YOUR GOAL:
Provide an exact repetition of every entry, with no word altered.
:: PROVIDED MATERIAL ::
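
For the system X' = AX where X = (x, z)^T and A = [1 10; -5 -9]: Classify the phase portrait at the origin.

A = [[1,10],[-5,-9]]; det(A-λI) = λ^2 + 8λ + 41.
λ = -4 ± 5i: negative real part.

stable spiral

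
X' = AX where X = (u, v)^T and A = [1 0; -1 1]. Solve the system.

u(t) = -c_2e^(t), v(t) = c_1e^(t) + c_2te^(t) - 2c_2e^(t)

Coefficient matrix A = [[1, 0], [-1, 1]].
Characteristic polynomial det(A - λI) = λ^2 - 2λ + 1 = 0.
Single eigenvalue λ = 1 with algebraic multiplicity 2.
Eigenvector v = (0,1); generalized eigenvector w with (A-λI)w=v is (-1,-2).
General solution: e^(t)[c_1·v + c_2·(t·v + w)].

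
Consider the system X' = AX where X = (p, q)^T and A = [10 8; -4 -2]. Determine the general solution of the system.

Coefficient matrix A = [[10, 8], [-4, -2]].
Characteristic polynomial det(A - λI) = λ^2 - 8λ + 12 = 0.
Eigenvalues λ = 6, 2.
For λ=6: (A-λI) row 1 is [4, 8], so an eigenvector is (-2, 1).
For λ=2: (A-λI) row 1 is [8, 8], so an eigenvector is (-1, 1).
General solution: c_1e^(6t)(-2,1) + c_2e^(2t)(-1,1).

p(t) = -2c_1e^(6t) - c_2e^(2t), q(t) = c_1e^(6t) + c_2e^(2t)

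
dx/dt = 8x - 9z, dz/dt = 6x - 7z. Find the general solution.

Coefficient matrix A = [[8, -9], [6, -7]].
Characteristic polynomial det(A - λI) = λ^2 - λ - 2 = 0.
Eigenvalues λ = -1, 2.
For λ=-1: (A-λI) row 1 is [9, -9], so an eigenvector is (-1, -1).
For λ=2: (A-λI) row 1 is [6, -9], so an eigenvector is (3, 2).
General solution: C_1e^(-t)(-1,-1) + C_2e^(2t)(3,2).

x(t) = -C_1e^(-t) + 3C_2e^(2t), z(t) = -C_1e^(-t) + 2C_2e^(2t)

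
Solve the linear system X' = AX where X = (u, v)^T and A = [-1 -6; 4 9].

Coefficient matrix A = [[-1, -6], [4, 9]].
Characteristic polynomial det(A - λI) = λ^2 - 8λ + 15 = 0.
Eigenvalues λ = 3, 5.
For λ=3: (A-λI) row 1 is [-4, -6], so an eigenvector is (3, -2).
For λ=5: (A-λI) row 1 is [-6, -6], so an eigenvector is (-1, 1).
General solution: K_1e^(3t)(3,-2) + K_2e^(5t)(-1,1).

u(t) = 3K_1e^(3t) - K_2e^(5t), v(t) = -2K_1e^(3t) + K_2e^(5t)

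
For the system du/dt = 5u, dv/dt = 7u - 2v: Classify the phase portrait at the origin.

A = [[5,0],[7,-2]]; det(A-λI) = λ^2 - 3λ - 10.
λ = -2, 5: opposite signs.

saddle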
:::
YOUR SOLUTION:
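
For the system X' = AX where X = (x, z)^T and A = [1 10; -5 -9]: Classify the phase portrait at the origin.

A = [[1,10],[-5,-9]]; det(A-λI) = λ^2 + 8λ + 41.
λ = -4 ± 5i: negative real part.

stable spiral

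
X' = AX where X = (u, v)^T and A = [1 0; -1 1]. Solve the system.

u(t) = -c_2e^(t), v(t) = c_1e^(t) + c_2te^(t) - 2c_2e^(t)

Coefficient matrix A = [[1, 0], [-1, 1]].
Characteristic polynomial det(A - λI) = λ^2 - 2λ + 1 = 0.
Single eigenvalue λ = 1 with algebraic multiplicity 2.
Eigenvector v = (0,1); generalized eigenvector w with (A-λI)w=v is (-1,-2).
General solution: e^(t)[c_1·v + c_2·(t·v + w)].

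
Consider the system X' = AX where X = (p, q)^T and A = [10 8; -4 -2]. Determine the general solution of the system.

Coefficient matrix A = [[10, 8], [-4, -2]].
Characteristic polynomial det(A - λI) = λ^2 - 8λ + 12 = 0.
Eigenvalues λ = 6, 2.
For λ=6: (A-λI) row 1 is [4, 8], so an eigenvector is (-2, 1).
For λ=2: (A-λI) row 1 is [8, 8], so an eigenvector is (-1, 1).
General solution: c_1e^(6t)(-2,1) + c_2e^(2t)(-1,1).

p(t) = -2c_1e^(6t) - c_2e^(2t), q(t) = c_1e^(6t) + c_2e^(2t)

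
dx/dt = 8x - 9z, dz/dt = 6x - 7z. Find the general solution.

Coefficient matrix A = [[8, -9], [6, -7]].
Characteristic polynomial det(A - λI) = λ^2 - λ - 2 = 0.
Eigenvalues λ = -1, 2.
For λ=-1: (A-λI) row 1 is [9, -9], so an eigenvector is (-1, -1).
For λ=2: (A-λI) row 1 is [6, -9], so an eigenvector is (3, 2).
General solution: C_1e^(-t)(-1,-1) + C_2e^(2t)(3,2).

x(t) = -C_1e^(-t) + 3C_2e^(2t), z(t) = -C_1e^(-t) + 2C_2e^(2t)

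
Solve the linear system X' = AX where X = (u, v)^T and A = [-1 -6; 4 9].

Coefficient matrix A = [[-1, -6], [4, 9]].
Characteristic polynomial det(A - λI) = λ^2 - 8λ + 15 = 0.
Eigenvalues λ = 3, 5.
For λ=3: (A-λI) row 1 is [-4, -6], so an eigenvector is (3, -2).
For λ=5: (A-λI) row 1 is [-6, -6], so an eigenvector is (-1, 1).
General solution: K_1e^(3t)(3,-2) + K_2e^(5t)(-1,1).

u(t) = 3K_1e^(3t) - K_2e^(5t), v(t) = -2K_1e^(3t) + K_2e^(5t)

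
For the system du/dt = 5u, dv/dt = 7u - 2v: Classify the phase portrait at the origin.

A = [[5,0],[7,-2]]; det(A-λI) = λ^2 - 3λ - 10.
λ = -2, 5: opposite signs.

saddle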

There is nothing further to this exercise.